* [WORK REQUIRED]
Copy word for word the lines from the start of the records through the line that contains "The transition function", both included.

[Collected data]

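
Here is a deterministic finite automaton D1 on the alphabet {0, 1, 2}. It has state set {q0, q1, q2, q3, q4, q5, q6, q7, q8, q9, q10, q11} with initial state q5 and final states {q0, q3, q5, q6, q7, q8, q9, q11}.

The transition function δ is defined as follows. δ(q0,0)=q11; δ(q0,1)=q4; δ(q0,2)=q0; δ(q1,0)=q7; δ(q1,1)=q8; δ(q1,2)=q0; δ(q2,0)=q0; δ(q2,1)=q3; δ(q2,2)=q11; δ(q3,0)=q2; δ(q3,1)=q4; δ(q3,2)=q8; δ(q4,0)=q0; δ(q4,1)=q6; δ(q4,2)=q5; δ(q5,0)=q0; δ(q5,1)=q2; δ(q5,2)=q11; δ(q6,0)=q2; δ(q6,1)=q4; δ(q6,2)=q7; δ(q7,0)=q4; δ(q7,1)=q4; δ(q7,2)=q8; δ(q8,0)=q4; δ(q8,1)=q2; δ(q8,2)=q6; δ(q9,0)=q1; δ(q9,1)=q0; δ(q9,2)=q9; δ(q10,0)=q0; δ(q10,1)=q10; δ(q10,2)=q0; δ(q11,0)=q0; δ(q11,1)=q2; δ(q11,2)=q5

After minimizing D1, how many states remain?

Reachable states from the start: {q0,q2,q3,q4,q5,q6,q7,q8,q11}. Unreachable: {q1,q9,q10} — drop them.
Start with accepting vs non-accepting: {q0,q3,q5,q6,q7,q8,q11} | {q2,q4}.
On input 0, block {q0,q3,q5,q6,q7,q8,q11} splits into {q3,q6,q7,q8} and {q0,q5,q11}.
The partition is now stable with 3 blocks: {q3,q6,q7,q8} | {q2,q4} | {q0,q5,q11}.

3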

* [ANSWER SPACE]
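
Here is a deterministic finite automaton D1 on the alphabet {0, 1, 2}. It has state set {q0, q1, q2, q3, q4, q5, q6, q7, q8, q9, q10, q11} with initial state q5 and final states {q0, q3, q5, q6, q7, q8, q9, q11}.

The transition function δ is defined as follows. δ(q0,0)=q11; δ(q0,1)=q4; δ(q0,2)=q0; δ(q1,0)=q7; δ(q1,1)=q8; δ(q1,2)=q0; δ(q2,0)=q0; δ(q2,1)=q3; δ(q2,2)=q11; δ(q3,0)=q2; δ(q3,1)=q4; δ(q3,2)=q8; δ(q4,0)=q0; δ(q4,1)=q6; δ(q4,2)=q5; δ(q5,0)=q0; δ(q5,1)=q2; δ(q5,2)=q11; δ(q6,0)=q2; δ(q6,1)=q4; δ(q6,2)=q7; δ(q7,0)=q4; δ(q7,1)=q4; δ(q7,2)=q8; δ(q8,0)=q4; δ(q8,1)=q2; δ(q8,2)=q6; δ(q9,0)=q1; δ(q9,1)=q0; δ(q9,2)=q9; δ(q10,0)=q0; δ(q10,1)=q10; δ(q10,2)=q0; δ(q11,0)=q0; δ(q11,1)=q2; δ(q11,2)=q5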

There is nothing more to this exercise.